Each line that contains "been" needs to be copied from the listing.

# # # # #

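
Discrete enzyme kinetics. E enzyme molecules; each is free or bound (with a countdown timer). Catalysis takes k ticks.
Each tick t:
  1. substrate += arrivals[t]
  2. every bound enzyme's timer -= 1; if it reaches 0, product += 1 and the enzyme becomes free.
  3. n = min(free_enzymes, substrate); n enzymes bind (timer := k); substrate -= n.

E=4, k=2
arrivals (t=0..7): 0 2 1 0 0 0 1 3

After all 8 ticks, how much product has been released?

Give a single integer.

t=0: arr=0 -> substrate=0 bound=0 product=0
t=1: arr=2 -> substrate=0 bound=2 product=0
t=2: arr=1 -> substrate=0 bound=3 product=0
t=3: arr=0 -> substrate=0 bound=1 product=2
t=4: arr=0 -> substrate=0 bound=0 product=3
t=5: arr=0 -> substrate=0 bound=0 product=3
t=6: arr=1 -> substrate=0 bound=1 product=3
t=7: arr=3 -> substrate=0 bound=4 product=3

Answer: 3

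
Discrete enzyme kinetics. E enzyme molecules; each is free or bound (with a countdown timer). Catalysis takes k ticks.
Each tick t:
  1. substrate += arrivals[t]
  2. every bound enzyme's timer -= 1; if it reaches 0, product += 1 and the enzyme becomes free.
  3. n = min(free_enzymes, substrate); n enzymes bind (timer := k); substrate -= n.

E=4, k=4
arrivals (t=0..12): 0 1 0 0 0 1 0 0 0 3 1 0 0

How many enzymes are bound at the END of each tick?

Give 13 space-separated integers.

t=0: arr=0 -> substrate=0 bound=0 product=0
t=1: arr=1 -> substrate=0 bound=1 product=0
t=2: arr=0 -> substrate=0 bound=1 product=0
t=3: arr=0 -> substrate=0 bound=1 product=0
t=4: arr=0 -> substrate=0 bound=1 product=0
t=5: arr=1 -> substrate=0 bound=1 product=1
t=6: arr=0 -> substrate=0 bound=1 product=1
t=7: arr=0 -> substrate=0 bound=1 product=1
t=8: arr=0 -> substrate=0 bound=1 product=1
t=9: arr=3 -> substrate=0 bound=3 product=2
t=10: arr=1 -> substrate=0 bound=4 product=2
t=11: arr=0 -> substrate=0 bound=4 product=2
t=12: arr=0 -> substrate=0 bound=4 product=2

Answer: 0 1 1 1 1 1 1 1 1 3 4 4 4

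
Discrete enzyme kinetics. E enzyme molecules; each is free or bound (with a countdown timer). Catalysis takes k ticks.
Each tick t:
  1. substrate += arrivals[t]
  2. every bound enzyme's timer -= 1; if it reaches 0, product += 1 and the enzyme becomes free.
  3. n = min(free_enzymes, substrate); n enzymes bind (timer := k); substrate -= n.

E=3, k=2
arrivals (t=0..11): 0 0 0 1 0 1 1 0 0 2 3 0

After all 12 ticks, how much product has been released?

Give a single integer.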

# # # # #

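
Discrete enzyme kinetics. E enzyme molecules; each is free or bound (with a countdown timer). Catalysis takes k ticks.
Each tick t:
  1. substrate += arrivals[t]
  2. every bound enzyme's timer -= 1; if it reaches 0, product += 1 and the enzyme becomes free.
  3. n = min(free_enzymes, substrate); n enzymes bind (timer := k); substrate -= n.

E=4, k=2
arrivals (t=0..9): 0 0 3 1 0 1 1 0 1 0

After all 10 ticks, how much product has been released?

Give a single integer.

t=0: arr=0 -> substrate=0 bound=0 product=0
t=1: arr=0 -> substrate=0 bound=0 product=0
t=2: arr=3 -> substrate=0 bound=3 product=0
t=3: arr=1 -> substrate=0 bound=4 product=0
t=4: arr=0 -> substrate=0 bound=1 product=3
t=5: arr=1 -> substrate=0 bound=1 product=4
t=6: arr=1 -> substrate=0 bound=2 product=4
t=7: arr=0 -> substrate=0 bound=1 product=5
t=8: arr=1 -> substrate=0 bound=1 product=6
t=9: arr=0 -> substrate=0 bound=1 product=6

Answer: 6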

# # # # #

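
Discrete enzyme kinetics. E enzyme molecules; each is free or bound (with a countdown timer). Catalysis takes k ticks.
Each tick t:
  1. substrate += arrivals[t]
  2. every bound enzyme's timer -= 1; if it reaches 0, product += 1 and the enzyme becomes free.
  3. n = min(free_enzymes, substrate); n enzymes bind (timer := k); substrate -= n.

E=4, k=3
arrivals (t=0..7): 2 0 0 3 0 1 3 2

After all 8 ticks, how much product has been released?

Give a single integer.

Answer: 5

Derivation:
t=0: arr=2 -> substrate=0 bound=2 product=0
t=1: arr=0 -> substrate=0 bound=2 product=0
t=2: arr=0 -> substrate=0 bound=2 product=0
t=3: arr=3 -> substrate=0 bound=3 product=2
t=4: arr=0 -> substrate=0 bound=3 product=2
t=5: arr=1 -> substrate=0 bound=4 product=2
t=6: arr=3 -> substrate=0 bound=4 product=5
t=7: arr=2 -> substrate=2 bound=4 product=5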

# # # # #

# [Response]
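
After all 8 ticks, how much product has been released?
After all 12 ticks, how much product has been released?
After all 10 ticks, how much product has been released?
After all 8 ticks, how much product has been released?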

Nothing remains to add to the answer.